> Task statement
Below are the records. Retype exactly the lines between the lines holding "Consider a particle in" and "A particle in an", inclusive.

> Task input
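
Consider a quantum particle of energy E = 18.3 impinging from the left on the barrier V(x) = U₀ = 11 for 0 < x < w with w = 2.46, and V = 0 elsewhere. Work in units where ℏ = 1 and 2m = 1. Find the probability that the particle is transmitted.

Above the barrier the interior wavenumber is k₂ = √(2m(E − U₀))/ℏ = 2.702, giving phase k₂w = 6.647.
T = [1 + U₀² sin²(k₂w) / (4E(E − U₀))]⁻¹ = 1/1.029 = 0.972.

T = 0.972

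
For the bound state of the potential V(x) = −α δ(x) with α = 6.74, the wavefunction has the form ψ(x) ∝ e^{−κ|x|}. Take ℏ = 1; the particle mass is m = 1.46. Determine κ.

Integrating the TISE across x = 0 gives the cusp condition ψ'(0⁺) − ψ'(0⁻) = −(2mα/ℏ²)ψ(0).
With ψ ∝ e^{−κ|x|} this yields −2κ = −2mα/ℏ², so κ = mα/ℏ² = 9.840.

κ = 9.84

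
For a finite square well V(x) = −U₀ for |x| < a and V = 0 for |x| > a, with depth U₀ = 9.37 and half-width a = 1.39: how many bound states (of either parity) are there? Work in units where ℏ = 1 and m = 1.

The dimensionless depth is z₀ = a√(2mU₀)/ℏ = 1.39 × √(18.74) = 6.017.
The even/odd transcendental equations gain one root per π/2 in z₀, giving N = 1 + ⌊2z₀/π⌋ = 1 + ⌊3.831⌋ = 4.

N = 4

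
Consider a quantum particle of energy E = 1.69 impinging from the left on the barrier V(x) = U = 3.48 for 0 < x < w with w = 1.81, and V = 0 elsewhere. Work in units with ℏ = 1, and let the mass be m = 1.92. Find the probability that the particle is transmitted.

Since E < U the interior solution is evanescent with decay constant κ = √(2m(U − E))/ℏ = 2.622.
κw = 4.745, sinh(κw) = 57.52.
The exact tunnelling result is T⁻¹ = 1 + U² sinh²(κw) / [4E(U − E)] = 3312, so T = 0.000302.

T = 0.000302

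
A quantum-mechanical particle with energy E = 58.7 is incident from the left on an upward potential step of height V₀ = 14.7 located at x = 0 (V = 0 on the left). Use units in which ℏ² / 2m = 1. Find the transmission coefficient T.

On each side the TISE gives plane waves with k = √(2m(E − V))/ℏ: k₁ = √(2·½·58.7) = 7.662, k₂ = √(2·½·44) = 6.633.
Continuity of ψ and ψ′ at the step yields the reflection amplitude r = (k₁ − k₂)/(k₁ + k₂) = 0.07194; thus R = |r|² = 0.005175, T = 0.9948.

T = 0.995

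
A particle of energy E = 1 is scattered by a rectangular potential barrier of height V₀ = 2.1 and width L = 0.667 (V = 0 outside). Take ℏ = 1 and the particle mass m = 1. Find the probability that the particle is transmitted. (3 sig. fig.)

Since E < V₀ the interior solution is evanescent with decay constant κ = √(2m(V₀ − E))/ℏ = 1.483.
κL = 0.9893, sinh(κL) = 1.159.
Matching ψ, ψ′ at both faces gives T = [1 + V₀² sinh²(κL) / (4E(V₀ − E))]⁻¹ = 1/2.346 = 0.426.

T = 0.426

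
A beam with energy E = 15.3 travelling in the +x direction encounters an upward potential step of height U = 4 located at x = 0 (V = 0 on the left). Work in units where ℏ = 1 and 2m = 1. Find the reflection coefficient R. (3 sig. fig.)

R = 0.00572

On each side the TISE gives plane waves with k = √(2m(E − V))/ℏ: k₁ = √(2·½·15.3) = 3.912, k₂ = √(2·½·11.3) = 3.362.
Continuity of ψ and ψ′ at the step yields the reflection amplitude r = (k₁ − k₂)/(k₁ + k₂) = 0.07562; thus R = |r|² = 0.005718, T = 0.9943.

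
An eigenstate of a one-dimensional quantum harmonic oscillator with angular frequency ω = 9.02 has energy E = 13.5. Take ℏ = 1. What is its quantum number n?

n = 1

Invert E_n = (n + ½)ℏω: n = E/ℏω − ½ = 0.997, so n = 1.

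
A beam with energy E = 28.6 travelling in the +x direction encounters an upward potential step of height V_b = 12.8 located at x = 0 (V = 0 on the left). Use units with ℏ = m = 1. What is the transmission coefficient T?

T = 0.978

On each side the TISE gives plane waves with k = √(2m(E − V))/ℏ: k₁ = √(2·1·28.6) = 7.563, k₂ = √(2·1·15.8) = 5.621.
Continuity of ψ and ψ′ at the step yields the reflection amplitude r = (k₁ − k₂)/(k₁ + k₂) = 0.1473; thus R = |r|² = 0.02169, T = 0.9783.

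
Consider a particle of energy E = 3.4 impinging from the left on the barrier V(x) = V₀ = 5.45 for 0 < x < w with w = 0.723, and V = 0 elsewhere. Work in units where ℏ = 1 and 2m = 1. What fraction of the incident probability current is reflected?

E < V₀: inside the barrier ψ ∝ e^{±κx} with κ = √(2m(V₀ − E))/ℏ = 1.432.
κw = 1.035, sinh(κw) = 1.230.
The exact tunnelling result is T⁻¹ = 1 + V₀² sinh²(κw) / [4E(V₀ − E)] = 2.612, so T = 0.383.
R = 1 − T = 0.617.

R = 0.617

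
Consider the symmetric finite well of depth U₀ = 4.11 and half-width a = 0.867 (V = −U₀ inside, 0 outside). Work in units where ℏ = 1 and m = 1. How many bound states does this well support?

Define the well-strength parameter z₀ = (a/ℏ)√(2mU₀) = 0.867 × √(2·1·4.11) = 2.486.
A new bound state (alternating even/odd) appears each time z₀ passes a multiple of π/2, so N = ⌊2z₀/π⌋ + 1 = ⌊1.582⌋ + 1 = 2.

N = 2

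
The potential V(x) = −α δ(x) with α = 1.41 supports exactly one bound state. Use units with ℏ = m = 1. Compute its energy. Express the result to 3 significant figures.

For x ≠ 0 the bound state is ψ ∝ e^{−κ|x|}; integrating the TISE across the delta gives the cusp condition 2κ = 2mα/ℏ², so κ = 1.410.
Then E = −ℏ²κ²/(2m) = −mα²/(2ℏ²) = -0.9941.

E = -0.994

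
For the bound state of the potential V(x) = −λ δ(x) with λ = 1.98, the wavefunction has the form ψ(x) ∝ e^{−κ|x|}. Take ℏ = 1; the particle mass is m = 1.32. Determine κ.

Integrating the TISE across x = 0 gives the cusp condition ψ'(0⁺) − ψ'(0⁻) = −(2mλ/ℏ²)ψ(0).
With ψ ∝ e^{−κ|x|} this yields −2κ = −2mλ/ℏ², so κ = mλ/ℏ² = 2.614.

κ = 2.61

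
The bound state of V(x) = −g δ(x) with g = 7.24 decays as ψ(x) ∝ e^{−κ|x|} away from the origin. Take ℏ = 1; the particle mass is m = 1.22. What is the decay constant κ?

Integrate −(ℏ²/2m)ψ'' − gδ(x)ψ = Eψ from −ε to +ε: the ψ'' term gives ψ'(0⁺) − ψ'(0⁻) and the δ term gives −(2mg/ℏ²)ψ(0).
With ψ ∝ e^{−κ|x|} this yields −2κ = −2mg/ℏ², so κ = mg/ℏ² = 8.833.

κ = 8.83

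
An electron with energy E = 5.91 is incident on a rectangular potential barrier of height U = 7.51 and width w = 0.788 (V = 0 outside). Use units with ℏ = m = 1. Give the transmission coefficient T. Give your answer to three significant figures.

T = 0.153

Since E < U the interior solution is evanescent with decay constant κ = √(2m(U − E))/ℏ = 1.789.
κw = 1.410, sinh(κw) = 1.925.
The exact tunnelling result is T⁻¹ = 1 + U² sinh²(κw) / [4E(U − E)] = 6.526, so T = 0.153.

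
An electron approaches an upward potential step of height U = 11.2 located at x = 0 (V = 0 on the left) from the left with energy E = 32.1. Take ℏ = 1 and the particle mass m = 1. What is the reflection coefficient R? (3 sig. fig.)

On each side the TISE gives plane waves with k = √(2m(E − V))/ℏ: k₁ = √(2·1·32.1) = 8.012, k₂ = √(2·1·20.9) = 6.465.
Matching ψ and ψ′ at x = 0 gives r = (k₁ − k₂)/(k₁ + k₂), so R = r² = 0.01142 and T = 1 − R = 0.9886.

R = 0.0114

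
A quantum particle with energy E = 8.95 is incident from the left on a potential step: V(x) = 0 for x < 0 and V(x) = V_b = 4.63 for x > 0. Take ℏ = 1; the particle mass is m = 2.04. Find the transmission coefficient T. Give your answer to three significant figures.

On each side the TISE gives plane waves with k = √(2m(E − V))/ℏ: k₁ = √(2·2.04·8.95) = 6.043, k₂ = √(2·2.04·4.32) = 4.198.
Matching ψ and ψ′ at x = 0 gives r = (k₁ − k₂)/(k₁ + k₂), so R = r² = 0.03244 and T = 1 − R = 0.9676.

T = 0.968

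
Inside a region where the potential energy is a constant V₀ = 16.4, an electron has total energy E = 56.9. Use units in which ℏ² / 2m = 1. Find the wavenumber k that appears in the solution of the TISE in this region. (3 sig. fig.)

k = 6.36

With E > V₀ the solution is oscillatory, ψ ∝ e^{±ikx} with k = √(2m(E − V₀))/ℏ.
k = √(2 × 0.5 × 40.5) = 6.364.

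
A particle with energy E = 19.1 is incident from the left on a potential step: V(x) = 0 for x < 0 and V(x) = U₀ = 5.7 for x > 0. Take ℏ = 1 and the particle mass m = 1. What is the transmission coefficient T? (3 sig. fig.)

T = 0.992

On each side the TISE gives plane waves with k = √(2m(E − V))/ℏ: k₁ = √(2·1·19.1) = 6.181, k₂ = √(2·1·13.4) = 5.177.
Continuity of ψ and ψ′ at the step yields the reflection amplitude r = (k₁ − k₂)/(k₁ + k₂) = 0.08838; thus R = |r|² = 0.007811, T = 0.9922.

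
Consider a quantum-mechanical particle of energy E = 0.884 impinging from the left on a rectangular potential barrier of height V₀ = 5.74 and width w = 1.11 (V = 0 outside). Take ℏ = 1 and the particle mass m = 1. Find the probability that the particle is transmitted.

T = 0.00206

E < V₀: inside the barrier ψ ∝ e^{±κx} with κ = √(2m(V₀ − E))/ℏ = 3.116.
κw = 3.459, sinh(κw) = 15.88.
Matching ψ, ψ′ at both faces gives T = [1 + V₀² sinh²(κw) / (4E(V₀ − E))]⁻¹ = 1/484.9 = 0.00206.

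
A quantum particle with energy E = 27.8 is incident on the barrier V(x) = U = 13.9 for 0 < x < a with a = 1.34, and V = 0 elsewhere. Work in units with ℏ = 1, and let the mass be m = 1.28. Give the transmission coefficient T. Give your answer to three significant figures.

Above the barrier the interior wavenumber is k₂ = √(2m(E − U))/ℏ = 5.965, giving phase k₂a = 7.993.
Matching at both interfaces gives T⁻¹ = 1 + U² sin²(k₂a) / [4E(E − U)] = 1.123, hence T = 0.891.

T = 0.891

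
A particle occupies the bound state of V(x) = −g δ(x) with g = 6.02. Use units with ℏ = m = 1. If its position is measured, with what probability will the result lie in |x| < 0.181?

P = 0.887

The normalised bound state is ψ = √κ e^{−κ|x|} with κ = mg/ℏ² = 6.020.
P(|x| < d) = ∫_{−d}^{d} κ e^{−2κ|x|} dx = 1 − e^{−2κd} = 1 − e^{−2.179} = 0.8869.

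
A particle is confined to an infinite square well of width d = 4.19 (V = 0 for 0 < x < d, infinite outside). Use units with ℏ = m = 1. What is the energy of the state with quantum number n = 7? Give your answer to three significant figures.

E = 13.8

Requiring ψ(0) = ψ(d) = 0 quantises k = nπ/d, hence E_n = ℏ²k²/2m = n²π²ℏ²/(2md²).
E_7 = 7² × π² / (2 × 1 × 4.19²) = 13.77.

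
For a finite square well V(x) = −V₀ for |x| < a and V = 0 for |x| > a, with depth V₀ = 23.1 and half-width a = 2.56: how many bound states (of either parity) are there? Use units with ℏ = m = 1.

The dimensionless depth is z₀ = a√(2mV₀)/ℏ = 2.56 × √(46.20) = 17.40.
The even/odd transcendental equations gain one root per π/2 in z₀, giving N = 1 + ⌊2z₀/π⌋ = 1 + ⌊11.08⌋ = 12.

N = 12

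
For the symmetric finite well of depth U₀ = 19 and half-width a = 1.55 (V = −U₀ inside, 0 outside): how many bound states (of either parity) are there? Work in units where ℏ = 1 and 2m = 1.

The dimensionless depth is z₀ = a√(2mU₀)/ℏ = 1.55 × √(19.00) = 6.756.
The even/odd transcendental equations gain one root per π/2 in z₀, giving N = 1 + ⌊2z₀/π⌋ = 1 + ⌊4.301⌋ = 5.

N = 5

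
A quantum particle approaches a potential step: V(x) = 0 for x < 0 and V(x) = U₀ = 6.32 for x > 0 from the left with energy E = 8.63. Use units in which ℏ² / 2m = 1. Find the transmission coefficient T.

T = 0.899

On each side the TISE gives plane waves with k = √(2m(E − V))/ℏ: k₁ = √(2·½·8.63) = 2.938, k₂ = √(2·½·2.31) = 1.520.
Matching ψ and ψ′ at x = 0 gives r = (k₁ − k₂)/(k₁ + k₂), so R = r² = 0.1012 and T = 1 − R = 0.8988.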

==

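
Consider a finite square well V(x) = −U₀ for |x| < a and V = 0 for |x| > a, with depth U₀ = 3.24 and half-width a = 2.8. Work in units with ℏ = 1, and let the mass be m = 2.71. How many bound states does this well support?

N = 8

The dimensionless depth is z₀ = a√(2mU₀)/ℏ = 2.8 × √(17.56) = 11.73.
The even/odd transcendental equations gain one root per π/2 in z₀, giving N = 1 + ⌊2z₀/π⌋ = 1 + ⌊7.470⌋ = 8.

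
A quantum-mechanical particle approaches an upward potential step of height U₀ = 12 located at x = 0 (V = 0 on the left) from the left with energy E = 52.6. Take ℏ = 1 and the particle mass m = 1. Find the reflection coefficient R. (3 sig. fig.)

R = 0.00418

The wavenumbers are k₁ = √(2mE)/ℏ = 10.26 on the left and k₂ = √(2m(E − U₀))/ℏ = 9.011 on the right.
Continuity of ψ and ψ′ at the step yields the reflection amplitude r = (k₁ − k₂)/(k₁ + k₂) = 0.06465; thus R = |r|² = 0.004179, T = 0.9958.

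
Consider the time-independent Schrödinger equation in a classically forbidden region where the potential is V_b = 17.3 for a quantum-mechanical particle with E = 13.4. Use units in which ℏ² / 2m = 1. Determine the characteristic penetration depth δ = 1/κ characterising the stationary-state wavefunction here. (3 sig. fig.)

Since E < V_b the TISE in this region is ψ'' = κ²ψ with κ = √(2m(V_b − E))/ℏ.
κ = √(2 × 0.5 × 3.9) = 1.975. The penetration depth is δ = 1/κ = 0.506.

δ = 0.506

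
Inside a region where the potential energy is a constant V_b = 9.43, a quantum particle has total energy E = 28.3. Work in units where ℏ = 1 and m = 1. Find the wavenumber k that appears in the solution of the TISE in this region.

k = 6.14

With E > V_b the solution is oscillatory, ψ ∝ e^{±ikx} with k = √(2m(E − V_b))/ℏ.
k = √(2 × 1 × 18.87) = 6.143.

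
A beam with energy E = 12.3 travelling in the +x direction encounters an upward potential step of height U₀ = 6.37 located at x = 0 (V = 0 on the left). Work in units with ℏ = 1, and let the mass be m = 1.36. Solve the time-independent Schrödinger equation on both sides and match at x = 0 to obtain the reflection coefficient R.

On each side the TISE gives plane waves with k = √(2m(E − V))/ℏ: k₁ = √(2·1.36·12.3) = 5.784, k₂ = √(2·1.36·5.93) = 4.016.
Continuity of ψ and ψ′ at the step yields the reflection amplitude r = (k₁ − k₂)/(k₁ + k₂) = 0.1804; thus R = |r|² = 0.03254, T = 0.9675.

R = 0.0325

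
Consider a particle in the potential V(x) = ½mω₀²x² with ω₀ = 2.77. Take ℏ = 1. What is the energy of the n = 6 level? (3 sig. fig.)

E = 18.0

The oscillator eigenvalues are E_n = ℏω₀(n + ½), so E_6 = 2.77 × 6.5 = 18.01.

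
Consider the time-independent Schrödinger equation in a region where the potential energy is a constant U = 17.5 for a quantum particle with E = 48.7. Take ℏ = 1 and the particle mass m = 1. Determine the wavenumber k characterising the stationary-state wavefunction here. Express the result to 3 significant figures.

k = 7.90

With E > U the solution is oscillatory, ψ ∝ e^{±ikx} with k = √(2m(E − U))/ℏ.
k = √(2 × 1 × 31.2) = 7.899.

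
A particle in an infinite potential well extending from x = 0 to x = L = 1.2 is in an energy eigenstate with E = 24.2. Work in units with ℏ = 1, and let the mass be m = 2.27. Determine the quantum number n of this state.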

> Written solution
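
Consider a particle in the potential V(x) = ½mω₀²x² with ω₀ = 2.77. Take ℏ = 1. What is the energy of the n = 6 level? (3 sig. fig.)

E = 18.0

The oscillator eigenvalues are E_n = ℏω₀(n + ½), so E_6 = 2.77 × 6.5 = 18.01.

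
Consider the time-independent Schrödinger equation in a region where the potential energy is a constant U = 17.5 for a quantum particle with E = 48.7. Take ℏ = 1 and the particle mass m = 1. Determine the wavenumber k characterising the stationary-state wavefunction here. Express the result to 3 significant figures.

k = 7.90

With E > U the solution is oscillatory, ψ ∝ e^{±ikx} with k = √(2m(E − U))/ℏ.
k = √(2 × 1 × 31.2) = 7.899.

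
A particle in an infinite potential well extending from x = 0 to x = L = 1.2 is in an energy eigenstate with E = 24.2. Work in units with ℏ = 1, and let the mass be m = 2.27. Determine the quantum number n of this state.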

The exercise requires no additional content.